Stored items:
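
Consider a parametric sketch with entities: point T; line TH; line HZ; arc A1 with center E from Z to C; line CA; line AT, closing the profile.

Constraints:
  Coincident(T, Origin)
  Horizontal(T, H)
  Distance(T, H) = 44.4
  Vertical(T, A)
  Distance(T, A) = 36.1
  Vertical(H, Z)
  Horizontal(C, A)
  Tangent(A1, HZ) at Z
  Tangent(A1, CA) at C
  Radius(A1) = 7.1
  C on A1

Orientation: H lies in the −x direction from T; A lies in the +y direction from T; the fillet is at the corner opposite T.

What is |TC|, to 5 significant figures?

51.909

The virtual corner opposite T is at (-44.400, 36.100). Since A1 is tangent to HZ there, EZ ⟂ HZ and since A1 is tangent to CA there, EC ⟂ CA, with radius 7.1, so the center E sits 7.1 in from both sides at E = (-37.300, 29.000). That places the tangent points at Z = (-44.400, 29.000) on HZ and C = (-37.300, 36.100) on CA. Then |TC| = |C − T| = 51.909.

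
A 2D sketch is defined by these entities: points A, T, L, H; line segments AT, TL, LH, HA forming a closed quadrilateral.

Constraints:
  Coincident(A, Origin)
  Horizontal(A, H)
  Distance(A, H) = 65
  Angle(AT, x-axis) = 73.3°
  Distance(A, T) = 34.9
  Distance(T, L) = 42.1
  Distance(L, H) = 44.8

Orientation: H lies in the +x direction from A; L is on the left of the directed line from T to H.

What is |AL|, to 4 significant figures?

66.54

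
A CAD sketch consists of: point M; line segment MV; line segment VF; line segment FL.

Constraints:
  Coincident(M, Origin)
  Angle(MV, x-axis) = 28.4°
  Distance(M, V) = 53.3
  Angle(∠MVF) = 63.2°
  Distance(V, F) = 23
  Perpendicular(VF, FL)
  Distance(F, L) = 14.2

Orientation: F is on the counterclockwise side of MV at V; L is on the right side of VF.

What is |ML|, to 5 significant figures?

61.783

∠MVF = 63.2°, so VF runs at 28.4° + (180° − 63.2°) = 145.20° from the x-axis; with |VF| = 23.0, F = V + 23.0·(cos 145.20°, sin 145.20°) = (27.999, 38.477). The perpendicularity gives FL at right angles to VF; with |FL| = 14.2 on the right of VF, L = F + 14.2·(0.57071, 0.82115) = (36.103, 50.138). Then |ML| = |L − M| = 61.783.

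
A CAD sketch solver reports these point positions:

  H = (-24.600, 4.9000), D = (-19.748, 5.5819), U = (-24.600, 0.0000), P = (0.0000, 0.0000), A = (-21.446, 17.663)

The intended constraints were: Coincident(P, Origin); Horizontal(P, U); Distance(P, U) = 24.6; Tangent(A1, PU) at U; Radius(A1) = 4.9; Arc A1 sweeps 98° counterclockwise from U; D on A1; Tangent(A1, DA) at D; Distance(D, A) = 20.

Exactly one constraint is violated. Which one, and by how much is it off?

Distance(D, A) = 20 — off by 7.80.

P = (0.00, 0.00) ✓; P.y = 0.00, U.y = 0.00 ✓; |PU| = 24.60 ✓; ∠(HU, UP) = 90.00° ✓; |HU| = 4.900 ✓; bearing(H→D) − bearing(H→U) = 98.00° ✓; |HD| = 4.900 ✓; ∠(HD, DA) = 90.00° ✓; |DA| = 12.20 ✗.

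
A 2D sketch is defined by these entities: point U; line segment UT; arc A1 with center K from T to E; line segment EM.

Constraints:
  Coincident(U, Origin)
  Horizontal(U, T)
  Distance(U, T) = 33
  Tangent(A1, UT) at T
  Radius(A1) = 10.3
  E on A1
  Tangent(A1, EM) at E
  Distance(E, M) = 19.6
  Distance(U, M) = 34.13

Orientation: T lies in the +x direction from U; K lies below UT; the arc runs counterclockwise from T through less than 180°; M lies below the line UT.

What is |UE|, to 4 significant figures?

24.41

U is at the origin; U and T share the same y with |UT| = 33.0 and T on the +x side, so T = (33.00, 0.000). The tangent condition forces KT to be normal to UT, so K = T + (0, -10.3) = (33.00, -10.30). Since KE ⟂ EM (tangency), |KM| = √(10.3² + 19.6²) = 22.14 regardless of where E sits on A1. So M lies on both circle(U, 34.13) and circle(K, 22.14); the below-UT intersection is M = (19.61, -27.93). E is the foot of the tangent from M: E = (22.84, -8.602).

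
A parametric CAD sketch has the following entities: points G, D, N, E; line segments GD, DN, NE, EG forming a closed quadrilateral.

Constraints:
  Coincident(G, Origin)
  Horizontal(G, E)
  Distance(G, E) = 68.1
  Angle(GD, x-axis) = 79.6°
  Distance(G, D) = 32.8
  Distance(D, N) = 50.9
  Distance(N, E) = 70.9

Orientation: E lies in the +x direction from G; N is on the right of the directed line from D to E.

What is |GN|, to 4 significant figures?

18.25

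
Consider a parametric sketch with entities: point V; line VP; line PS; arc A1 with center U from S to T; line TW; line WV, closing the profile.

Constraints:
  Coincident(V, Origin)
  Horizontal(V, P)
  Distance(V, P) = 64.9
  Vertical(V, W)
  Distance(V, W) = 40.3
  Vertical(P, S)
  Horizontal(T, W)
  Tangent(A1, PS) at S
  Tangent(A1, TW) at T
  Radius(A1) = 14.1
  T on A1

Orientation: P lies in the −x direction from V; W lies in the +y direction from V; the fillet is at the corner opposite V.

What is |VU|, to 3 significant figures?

57.2

V is at the origin; V and P share the same y with |VP| = 64.9 and P on the −x side, so P = (-64.9, 0.00). V and W share the same x with |VW| = 40.3 and W on the +y side, so W = (0.00, 40.3). The virtual corner opposite V is at (-64.9, 40.3). Tangency of A1 to PS means the radius US is perpendicular to PS and A1 meets TW tangentially, so UT is at right angles to TW, with radius 14.1, so the center U sits 14.1 in from both sides at U = (-50.8, 26.2). Then |VU| = |U − V| = 57.2.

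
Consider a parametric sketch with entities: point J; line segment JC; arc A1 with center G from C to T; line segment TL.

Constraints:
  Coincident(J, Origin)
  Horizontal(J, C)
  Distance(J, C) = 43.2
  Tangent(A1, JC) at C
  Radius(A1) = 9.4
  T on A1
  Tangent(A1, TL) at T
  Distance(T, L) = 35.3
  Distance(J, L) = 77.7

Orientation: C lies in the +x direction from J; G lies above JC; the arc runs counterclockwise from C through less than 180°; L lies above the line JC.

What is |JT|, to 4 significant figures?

51.45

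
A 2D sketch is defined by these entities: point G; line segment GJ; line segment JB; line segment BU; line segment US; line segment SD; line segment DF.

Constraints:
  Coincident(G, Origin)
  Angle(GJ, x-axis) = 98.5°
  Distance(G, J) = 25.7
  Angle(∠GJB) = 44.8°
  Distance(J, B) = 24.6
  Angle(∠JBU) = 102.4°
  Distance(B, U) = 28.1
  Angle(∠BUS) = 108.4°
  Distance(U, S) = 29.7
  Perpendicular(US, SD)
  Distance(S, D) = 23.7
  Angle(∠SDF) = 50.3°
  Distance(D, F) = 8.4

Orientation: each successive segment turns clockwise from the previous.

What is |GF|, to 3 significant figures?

17.8

The perpendicularity gives SD at right angles to US, so SD runs at 84.1°; with |SD| = 23.7, D = (-22.7, 11.7). ∠SDF = 50.3° gives DF at -45.6° from the x-axis; with |DF| = 8.4, F = (-16.9, 5.73). Then |GF| = |F − G| = 17.8.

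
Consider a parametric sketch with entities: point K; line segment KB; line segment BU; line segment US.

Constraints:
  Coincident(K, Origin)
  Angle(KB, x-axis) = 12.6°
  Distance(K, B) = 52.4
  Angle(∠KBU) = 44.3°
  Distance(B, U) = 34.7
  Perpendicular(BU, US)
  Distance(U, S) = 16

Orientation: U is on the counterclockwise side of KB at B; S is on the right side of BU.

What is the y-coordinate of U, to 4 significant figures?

29.66

K is at the origin; KB runs at 12.6° with length 52.4, so B = 52.4·(cos 12.6°, sin 12.6°) = (51.14, 11.43). ∠KBU = 44.3°, so BU runs at 12.6° + (180° − 44.3°) = 148.3° from the x-axis; with |BU| = 34.7, U = B + 34.7·(cos 148.3°, sin 148.3°) = (21.61, 29.66). So U.y = 29.66.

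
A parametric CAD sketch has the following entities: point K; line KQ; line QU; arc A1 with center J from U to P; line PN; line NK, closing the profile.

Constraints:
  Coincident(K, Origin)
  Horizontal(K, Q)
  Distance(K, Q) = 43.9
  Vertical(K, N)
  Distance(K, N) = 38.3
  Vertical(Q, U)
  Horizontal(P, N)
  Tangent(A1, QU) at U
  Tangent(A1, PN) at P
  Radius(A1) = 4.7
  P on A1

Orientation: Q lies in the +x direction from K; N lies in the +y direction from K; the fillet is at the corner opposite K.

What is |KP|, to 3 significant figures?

54.8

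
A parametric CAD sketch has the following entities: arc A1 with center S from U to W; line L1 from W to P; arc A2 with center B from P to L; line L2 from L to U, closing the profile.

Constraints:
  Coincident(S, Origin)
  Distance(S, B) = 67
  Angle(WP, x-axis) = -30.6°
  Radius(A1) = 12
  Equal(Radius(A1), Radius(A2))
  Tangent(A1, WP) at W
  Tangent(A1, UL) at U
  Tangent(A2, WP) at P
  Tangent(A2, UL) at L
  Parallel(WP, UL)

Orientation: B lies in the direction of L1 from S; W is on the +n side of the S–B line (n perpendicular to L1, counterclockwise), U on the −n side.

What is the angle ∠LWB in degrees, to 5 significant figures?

9.5537°

Tangency of A1 to both parallel lines with radius 12.0 puts W and U at S ± 12.0·n: W = (6.1085, 10.329), U = (-6.1085, -10.329). Equal radii place P and L the same way about B: P = B + 12.0·n = (63.778, -23.777), L = B − 12.0·n = (51.561, -44.435). Then cos ∠LWB = WL·WB / (|WL||WB|), giving 9.5537°.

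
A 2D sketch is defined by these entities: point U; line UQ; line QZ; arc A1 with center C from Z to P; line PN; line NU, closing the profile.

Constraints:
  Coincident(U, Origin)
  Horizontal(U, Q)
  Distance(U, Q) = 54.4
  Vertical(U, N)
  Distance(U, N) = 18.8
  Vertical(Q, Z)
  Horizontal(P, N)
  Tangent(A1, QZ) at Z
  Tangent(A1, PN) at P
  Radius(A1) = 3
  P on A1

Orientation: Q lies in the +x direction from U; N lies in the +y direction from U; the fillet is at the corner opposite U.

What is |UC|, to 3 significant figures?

53.8

U is at the origin; U and Q share the same y with |UQ| = 54.4 and Q on the +x side, so Q = (54.4, 0.00). U and N share the same x with |UN| = 18.8 and N on the +y side, so N = (0.00, 18.8). The virtual corner opposite U is at (54.4, 18.8). Tangency of A1 to QZ means the radius CZ is perpendicular to QZ and the tangent condition forces CP to be normal to PN, with radius 3.0, so the center C sits 3.0 in from both sides at C = (51.4, 15.8). Then |UC| = |C − U| = 53.8.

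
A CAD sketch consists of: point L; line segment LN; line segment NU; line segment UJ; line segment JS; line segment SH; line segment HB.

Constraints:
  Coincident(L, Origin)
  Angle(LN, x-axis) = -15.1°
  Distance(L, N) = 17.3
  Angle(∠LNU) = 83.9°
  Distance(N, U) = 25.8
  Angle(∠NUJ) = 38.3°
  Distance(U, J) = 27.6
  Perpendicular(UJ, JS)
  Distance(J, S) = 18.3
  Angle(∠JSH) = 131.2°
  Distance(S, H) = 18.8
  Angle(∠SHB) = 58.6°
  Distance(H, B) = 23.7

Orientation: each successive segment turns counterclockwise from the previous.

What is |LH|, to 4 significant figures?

33.42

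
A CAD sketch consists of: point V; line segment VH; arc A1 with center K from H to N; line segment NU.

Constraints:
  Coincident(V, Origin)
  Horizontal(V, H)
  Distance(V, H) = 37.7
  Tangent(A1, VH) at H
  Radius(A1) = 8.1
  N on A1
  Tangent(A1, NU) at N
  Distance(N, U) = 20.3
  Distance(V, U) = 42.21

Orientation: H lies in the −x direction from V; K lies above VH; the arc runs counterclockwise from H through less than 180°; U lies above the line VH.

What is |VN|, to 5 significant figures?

30.832

Checks: |KN| = 8.100 ✓; ∠(KN, NU) = 90.00° ✓; |NU| = 20.30 ✓; |VU| = 42.21 ✓.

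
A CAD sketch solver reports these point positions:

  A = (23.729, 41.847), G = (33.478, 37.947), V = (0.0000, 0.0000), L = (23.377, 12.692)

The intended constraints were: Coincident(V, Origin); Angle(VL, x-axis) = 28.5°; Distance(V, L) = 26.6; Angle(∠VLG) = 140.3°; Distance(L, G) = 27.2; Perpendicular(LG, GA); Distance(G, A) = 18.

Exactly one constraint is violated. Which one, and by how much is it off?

Distance(G, A) = 18 — off by 7.50.

V = (0.00, 0.00) ✓; VL at 28.50° ✓; |VL| = 26.60 ✓; ∠VLG = 140.3° ✓; |LG| = 27.20 ✓; ∠(LG, GA) = 90.00° ✓; |GA| = 10.50 ✗.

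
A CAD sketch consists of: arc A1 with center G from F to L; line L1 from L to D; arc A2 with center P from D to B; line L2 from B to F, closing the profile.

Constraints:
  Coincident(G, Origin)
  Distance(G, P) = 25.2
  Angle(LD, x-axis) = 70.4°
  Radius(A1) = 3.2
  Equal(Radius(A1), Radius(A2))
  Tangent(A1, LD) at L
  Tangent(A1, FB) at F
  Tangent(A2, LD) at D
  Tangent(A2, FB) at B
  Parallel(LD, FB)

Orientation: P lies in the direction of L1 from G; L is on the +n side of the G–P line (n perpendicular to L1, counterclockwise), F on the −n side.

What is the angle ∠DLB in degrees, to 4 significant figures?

14.25°

Tangency of A1 to both parallel lines with radius 3.2 puts L and F at G ± 3.2·n: L = (-3.015, 1.073), F = (3.015, -1.073). Equal radii place D and B the same way about P: D = P + 3.2·n = (5.439, 24.81), B = P − 3.2·n = (11.47, 22.67). Then cos ∠DLB = LD·LB / (|LD||LB|), giving 14.25°.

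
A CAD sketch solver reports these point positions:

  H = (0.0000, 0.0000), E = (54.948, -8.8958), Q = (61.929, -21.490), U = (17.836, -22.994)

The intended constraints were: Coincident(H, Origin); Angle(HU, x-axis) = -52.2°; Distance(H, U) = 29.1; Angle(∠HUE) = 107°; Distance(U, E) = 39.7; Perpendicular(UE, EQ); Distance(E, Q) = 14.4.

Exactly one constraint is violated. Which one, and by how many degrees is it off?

Perpendicular(UE, EQ) — off by 8.20°.

H = (0.00, 0.00) ✓; HU at -52.20° ✓; |HU| = 29.10 ✓; ∠HUE = 107.0° ✓; |UE| = 39.70 ✓; ∠(UE, EQ) = 81.80° ✗; |EQ| = 14.40 ✓.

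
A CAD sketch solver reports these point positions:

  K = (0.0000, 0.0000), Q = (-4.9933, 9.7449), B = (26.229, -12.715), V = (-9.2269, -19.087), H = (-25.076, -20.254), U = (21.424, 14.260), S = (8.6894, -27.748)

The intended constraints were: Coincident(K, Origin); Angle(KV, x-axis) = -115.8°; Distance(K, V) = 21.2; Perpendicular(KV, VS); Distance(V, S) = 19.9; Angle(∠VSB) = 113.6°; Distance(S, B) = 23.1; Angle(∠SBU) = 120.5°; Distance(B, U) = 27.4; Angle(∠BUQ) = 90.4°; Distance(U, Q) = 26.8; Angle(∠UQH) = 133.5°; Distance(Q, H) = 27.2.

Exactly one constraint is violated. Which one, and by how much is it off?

Distance(Q, H) = 27.2 — off by 8.90.

K = (0.00, 0.00) ✓; KV at -115.8° ✓; |KV| = 21.20 ✓; ∠(KV, VS) = 90.00° ✓; |VS| = 19.90 ✓; ∠VSB = 113.6° ✓; |SB| = 23.10 ✓; ∠SBU = 120.5° ✓; |BU| = 27.40 ✓; ∠BUQ = 90.40° ✓; |UQ| = 26.80 ✓; ∠UQH = 133.5° ✓; |QH| = 36.10 ✗.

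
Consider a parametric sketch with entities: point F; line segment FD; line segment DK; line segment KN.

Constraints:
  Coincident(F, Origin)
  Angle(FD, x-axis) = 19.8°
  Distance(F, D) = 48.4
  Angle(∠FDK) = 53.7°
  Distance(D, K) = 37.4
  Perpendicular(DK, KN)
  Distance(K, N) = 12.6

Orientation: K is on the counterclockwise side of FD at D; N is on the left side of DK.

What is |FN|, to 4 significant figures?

27.82

F is at the origin; FD runs at 19.8° with length 48.4, so D = 48.4·(cos 19.8°, sin 19.8°) = (45.54, 16.39). ∠FDK = 53.7°, so DK runs at 19.8° + (180° − 53.7°) = 146.1° from the x-axis; with |DK| = 37.4, K = D + 37.4·(cos 146.1°, sin 146.1°) = (14.50, 37.25). DK is perpendicular to KN; with |KN| = 12.6 on the left of DK, N = K + 12.6·(-0.5577, -0.8300) = (7.469, 26.80). Then |FN| = |N − F| = 27.82.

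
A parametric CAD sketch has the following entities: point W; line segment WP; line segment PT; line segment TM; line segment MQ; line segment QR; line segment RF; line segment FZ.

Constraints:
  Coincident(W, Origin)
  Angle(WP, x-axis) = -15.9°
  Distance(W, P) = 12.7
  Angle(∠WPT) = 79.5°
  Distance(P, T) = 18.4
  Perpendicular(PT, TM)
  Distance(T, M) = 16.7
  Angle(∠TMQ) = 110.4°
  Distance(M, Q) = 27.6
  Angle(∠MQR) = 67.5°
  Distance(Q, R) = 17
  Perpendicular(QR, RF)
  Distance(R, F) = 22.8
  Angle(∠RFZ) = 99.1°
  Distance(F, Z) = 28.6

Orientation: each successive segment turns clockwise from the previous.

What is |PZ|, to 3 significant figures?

43.2

W is at the origin; WP runs at -15.9° with length 12.7, so P = (12.2, -3.48). ∠WPT = 79.5° gives PT at -116° from the x-axis; with |PT| = 18.4, T = (4.03, -20.0). The perpendicularity gives TM at right angles to PT, so TM runs at 154°; with |TM| = 16.7, M = (-10.9, -12.5). ∠TMQ = 110.4° gives MQ at 84.0° from the x-axis; with |MQ| = 27.6, Q = (-8.04, 14.9). ∠MQR = 67.5° gives QR at -28.5° from the x-axis; with |QR| = 17.0, R = (6.90, 6.80). QR is perpendicular to RF, so RF runs at -118°; with |RF| = 22.8, F = (-3.98, -13.2). ∠RFZ = 99.1° gives FZ at 161° from the x-axis; with |FZ| = 28.6, Z = (-31.0, -3.74). Then |PZ| = |Z − P| = 43.2.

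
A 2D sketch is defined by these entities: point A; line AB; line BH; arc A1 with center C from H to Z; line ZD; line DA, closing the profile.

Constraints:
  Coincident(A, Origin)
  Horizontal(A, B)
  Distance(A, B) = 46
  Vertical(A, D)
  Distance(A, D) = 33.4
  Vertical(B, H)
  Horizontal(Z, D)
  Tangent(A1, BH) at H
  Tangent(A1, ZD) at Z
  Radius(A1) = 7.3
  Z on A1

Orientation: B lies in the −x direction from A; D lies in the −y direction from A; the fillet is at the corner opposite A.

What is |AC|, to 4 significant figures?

46.68

AD is vertical with |AD| = 33.4 and D on the −y side, so D = (0.000, -33.40). The virtual corner opposite A is at (-46.00, -33.40). A1 meets BH tangentially, so CH is at right angles to BH and the tangent condition forces CZ to be normal to ZD, with radius 7.3, so the center C sits 7.3 in from both sides at C = (-38.70, -26.10). Then |AC| = |C − A| = 46.68.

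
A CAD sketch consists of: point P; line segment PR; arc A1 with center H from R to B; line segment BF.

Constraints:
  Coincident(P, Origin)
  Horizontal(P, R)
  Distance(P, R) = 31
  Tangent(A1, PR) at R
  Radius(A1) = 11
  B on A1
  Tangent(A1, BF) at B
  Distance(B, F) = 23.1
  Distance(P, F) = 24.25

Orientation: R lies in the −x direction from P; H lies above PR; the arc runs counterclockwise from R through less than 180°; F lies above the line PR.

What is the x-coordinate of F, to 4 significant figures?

-8.292

Checks: |HB| = 11.00 ✓; ∠(HB, BF) = 90.00° ✓; |BF| = 23.10 ✓; |PF| = 24.25 ✓.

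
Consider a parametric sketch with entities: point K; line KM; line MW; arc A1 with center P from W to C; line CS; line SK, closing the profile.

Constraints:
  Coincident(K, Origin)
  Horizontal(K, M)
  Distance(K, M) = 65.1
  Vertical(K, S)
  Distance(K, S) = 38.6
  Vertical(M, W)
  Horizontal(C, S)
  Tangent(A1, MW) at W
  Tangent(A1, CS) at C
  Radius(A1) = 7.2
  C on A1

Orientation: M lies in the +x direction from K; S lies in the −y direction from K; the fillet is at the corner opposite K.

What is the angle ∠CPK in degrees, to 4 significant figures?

118.5°

K is at the origin; K and M share the same y with |KM| = 65.1 and M on the +x side, so M = (65.10, 0.000). K and S share the same x with |KS| = 38.6 and S on the −y side, so S = (0.000, -38.60). The virtual corner opposite K is at (65.10, -38.60). The tangent condition forces PW to be normal to MW and the tangent condition forces PC to be normal to CS, with radius 7.2, so the center P sits 7.2 in from both sides at P = (57.90, -31.40). That places the tangent points at W = (65.10, -31.40) on MW and C = (57.90, -38.60) on CS. Then cos ∠CPK = PC·PK / (|PC||PK|), giving 118.5°.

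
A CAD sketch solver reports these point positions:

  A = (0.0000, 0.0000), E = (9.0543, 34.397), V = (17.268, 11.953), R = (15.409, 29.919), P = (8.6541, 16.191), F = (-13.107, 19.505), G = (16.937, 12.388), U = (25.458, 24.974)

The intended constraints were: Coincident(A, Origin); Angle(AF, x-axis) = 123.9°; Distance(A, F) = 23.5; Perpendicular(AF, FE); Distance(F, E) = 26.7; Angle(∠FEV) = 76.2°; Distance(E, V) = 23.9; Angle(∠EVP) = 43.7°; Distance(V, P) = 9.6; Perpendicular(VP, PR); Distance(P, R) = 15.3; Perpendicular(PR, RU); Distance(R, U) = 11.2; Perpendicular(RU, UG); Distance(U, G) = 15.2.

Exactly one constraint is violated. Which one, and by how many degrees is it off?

Perpendicular(RU, UG) — off by 7.90°.

A = (0.00, 0.00) ✓; AF at 123.9° ✓; |AF| = 23.50 ✓; ∠(AF, FE) = 90.00° ✓; |FE| = 26.70 ✓; ∠FEV = 76.20° ✓; |EV| = 23.90 ✓; ∠EVP = 43.70° ✓; |VP| = 9.600 ✓; ∠(VP, PR) = 90.00° ✓; |PR| = 15.30 ✓; ∠(PR, RU) = 90.00° ✓; |RU| = 11.20 ✓; ∠(RU, UG) = 97.90° ✗; |UG| = 15.20 ✓.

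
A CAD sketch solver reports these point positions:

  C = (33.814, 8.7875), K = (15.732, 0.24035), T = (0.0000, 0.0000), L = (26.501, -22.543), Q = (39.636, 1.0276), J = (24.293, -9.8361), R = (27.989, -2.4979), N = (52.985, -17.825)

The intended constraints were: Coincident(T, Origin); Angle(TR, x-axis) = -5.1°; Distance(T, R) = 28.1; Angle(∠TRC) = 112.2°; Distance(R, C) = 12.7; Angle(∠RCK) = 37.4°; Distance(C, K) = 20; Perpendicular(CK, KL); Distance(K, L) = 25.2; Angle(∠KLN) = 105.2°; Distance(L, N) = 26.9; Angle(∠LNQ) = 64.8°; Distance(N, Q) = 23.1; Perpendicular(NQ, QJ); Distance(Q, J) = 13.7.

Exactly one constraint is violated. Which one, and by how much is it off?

Distance(Q, J) = 13.7 — off by 5.10.

T = (0.00, 0.00) ✓; TR at -5.100° ✓; |TR| = 28.10 ✓; ∠TRC = 112.2° ✓; |RC| = 12.70 ✓; ∠RCK = 37.40° ✓; |CK| = 20.00 ✓; ∠(CK, KL) = 90.00° ✓; |KL| = 25.20 ✓; ∠KLN = 105.2° ✓; |LN| = 26.90 ✓; ∠LNQ = 64.80° ✓; |NQ| = 23.10 ✓; ∠(NQ, QJ) = 90.00° ✓; |QJ| = 18.80 ✗.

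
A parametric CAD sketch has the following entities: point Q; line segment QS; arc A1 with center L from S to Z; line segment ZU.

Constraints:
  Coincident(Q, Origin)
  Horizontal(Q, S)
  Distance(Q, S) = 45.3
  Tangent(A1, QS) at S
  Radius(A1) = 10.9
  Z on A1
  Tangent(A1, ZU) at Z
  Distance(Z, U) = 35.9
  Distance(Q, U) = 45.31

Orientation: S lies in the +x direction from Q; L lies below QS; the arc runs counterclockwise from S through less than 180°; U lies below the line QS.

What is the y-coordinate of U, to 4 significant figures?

-39.89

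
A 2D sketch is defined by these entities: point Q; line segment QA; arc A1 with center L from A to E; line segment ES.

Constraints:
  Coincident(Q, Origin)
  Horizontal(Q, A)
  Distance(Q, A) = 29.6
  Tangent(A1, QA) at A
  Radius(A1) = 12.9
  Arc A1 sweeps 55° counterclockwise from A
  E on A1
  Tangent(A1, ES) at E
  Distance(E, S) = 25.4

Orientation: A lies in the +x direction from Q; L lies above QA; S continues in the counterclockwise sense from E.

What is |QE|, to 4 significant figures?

40.54

Q is at the origin; QA is horizontal with |QA| = 29.6 and A on the +x side, so A = (29.60, 0.000). The tangent condition forces LA to be normal to QA, so L = A + (0, 12.9) = (29.60, 12.90). On A1, A sits at bearing -90° from L; a 55° counterclockwise sweep puts E at bearing -35°, so E = L + 12.9·(cos -35°, sin -35°) = (40.17, 5.501). Then |QE| = |E − Q| = 40.54.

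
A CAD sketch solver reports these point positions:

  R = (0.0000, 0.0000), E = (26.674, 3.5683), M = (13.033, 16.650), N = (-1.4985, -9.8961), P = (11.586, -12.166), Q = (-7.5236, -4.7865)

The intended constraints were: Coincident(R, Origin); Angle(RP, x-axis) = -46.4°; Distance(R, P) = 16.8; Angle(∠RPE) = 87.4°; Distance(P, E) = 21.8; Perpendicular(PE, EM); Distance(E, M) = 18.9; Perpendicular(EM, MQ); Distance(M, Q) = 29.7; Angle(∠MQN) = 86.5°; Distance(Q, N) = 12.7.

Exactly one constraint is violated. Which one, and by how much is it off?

Distance(Q, N) = 12.7 — off by 4.80.

R = (0.00, 0.00) ✓; RP at -46.40° ✓; |RP| = 16.80 ✓; ∠RPE = 87.40° ✓; |PE| = 21.80 ✓; ∠(PE, EM) = 90.00° ✓; |EM| = 18.90 ✓; ∠(EM, MQ) = 90.00° ✓; |MQ| = 29.70 ✓; ∠MQN = 86.50° ✓; |QN| = 7.900 ✗.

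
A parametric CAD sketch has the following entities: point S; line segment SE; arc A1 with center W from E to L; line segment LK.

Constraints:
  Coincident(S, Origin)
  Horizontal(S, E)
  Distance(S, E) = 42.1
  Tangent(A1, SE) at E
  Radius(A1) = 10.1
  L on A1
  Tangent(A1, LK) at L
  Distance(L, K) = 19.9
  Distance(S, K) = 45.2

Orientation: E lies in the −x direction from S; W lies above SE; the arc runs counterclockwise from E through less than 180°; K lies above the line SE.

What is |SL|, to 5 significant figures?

33.772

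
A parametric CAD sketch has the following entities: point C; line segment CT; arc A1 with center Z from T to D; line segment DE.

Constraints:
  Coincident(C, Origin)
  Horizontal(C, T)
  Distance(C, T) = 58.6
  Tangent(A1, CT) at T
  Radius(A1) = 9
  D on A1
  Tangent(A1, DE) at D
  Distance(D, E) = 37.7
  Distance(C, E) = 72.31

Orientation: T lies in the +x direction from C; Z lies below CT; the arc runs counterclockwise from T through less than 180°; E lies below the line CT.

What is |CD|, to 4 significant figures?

50.70

Checks: |CT| = 58.60 ✓; |ZD| = 9.000 ✓; ∠(ZD, DE) = 90.00° ✓; |DE| = 37.70 ✓; |CE| = 72.31 ✓.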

**TASK TO COMPLETE**. Starting with the first line above and ending with the line that holds "Orientation: H lies in the −x direction from T;", restate each line word for word and add nothing else.

**WRITTEN REPLY**.
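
Consider a parametric sketch with entities: point T; line TH; line HZ; arc A1 with center E from Z to C; line CA; line AT, closing the profile.

Constraints:
  Coincident(T, Origin)
  Horizontal(T, H)
  Distance(T, H) = 44.4
  Vertical(T, A)
  Distance(T, A) = 36.1
  Vertical(H, Z)
  Horizontal(C, A)
  Tangent(A1, HZ) at Z
  Tangent(A1, CA) at C
  Radius(A1) = 7.1
  C on A1

Orientation: H lies in the −x direction from T; A lies in the +y direction from T; the fillet is at the corner opposite T.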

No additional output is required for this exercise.